[Opening THE DATA section]

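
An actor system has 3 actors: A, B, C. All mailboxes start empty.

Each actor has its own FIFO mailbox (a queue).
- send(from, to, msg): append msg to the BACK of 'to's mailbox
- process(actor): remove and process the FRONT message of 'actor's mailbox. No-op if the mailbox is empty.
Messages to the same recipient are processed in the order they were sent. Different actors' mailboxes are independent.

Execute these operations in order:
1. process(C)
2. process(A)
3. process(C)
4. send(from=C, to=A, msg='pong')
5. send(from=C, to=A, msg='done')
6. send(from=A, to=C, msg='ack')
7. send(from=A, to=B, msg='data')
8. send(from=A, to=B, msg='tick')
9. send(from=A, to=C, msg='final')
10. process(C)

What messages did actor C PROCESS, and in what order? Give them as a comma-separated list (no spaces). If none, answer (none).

Answer: ack

Derivation:
After 1 (process(C)): A:[] B:[] C:[]
After 2 (process(A)): A:[] B:[] C:[]
After 3 (process(C)): A:[] B:[] C:[]
After 4 (send(from=C, to=A, msg='pong')): A:[pong] B:[] C:[]
After 5 (send(from=C, to=A, msg='done')): A:[pong,done] B:[] C:[]
After 6 (send(from=A, to=C, msg='ack')): A:[pong,done] B:[] C:[ack]
After 7 (send(from=A, to=B, msg='data')): A:[pong,done] B:[data] C:[ack]
After 8 (send(from=A, to=B, msg='tick')): A:[pong,done] B:[data,tick] C:[ack]
After 9 (send(from=A, to=C, msg='final')): A:[pong,done] B:[data,tick] C:[ack,final]
After 10 (process(C)): A:[pong,done] B:[data,tick] C:[final]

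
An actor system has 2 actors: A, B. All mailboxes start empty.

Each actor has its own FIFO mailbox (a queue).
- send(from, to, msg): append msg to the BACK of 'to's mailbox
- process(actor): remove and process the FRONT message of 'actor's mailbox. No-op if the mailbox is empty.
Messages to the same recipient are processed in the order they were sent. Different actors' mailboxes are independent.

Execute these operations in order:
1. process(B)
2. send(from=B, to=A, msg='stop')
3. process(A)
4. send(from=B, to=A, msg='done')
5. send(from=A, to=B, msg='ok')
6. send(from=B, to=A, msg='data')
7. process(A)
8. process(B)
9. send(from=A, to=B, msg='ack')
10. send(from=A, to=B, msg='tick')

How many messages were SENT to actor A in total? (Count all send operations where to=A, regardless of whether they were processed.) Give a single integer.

Answer: 3

Derivation:
After 1 (process(B)): A:[] B:[]
After 2 (send(from=B, to=A, msg='stop')): A:[stop] B:[]
After 3 (process(A)): A:[] B:[]
After 4 (send(from=B, to=A, msg='done')): A:[done] B:[]
After 5 (send(from=A, to=B, msg='ok')): A:[done] B:[ok]
After 6 (send(from=B, to=A, msg='data')): A:[done,data] B:[ok]
After 7 (process(A)): A:[data] B:[ok]
After 8 (process(B)): A:[data] B:[]
After 9 (send(from=A, to=B, msg='ack')): A:[data] B:[ack]
After 10 (send(from=A, to=B, msg='tick')): A:[data] B:[ack,tick]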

[Closing THE DATA section]

→ WHAT YOU HAVE TO DO: All records are to be retyped precisely.

→ EXERCISE SOLUTION:
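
An actor system has 3 actors: A, B, C. All mailboxes start empty.

Each actor has its own FIFO mailbox (a queue).
- send(from, to, msg): append msg to the BACK of 'to's mailbox
- process(actor): remove and process the FRONT message of 'actor's mailbox. No-op if the mailbox is empty.
Messages to the same recipient are processed in the order they were sent. Different actors' mailboxes are independent.

Execute these operations in order:
1. process(C)
2. process(A)
3. process(C)
4. send(from=C, to=A, msg='pong')
5. send(from=C, to=A, msg='done')
6. send(from=A, to=C, msg='ack')
7. send(from=A, to=B, msg='data')
8. send(from=A, to=B, msg='tick')
9. send(from=A, to=C, msg='final')
10. process(C)

What messages did actor C PROCESS, and in what order? Give them as a comma-separated list (no spaces). If none, answer (none).

Answer: ack

Derivation:
After 1 (process(C)): A:[] B:[] C:[]
After 2 (process(A)): A:[] B:[] C:[]
After 3 (process(C)): A:[] B:[] C:[]
After 4 (send(from=C, to=A, msg='pong')): A:[pong] B:[] C:[]
After 5 (send(from=C, to=A, msg='done')): A:[pong,done] B:[] C:[]
After 6 (send(from=A, to=C, msg='ack')): A:[pong,done] B:[] C:[ack]
After 7 (send(from=A, to=B, msg='data')): A:[pong,done] B:[data] C:[ack]
After 8 (send(from=A, to=B, msg='tick')): A:[pong,done] B:[data,tick] C:[ack]
After 9 (send(from=A, to=C, msg='final')): A:[pong,done] B:[data,tick] C:[ack,final]
After 10 (process(C)): A:[pong,done] B:[data,tick] C:[final]

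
An actor system has 2 actors: A, B. All mailboxes start empty.

Each actor has its own FIFO mailbox (a queue).
- send(from, to, msg): append msg to the BACK of 'to's mailbox
- process(actor): remove and process the FRONT message of 'actor's mailbox. No-op if the mailbox is empty.
Messages to the same recipient are processed in the order they were sent. Different actors' mailboxes are independent.

Execute these operations in order:
1. process(B)
2. send(from=B, to=A, msg='stop')
3. process(A)
4. send(from=B, to=A, msg='done')
5. send(from=A, to=B, msg='ok')
6. send(from=B, to=A, msg='data')
7. process(A)
8. process(B)
9. send(from=A, to=B, msg='ack')
10. send(from=A, to=B, msg='tick')

How many messages were SENT to actor A in total? (Count all send operations where to=A, regardless of whether they were processed.) Give a single integer.

Answer: 3

Derivation:
After 1 (process(B)): A:[] B:[]
After 2 (send(from=B, to=A, msg='stop')): A:[stop] B:[]
After 3 (process(A)): A:[] B:[]
After 4 (send(from=B, to=A, msg='done')): A:[done] B:[]
After 5 (send(from=A, to=B, msg='ok')): A:[done] B:[ok]
After 6 (send(from=B, to=A, msg='data')): A:[done,data] B:[ok]
After 7 (process(A)): A:[data] B:[ok]
After 8 (process(B)): A:[data] B:[]
After 9 (send(from=A, to=B, msg='ack')): A:[data] B:[ack]
After 10 (send(from=A, to=B, msg='tick')): A:[data] B:[ack,tick]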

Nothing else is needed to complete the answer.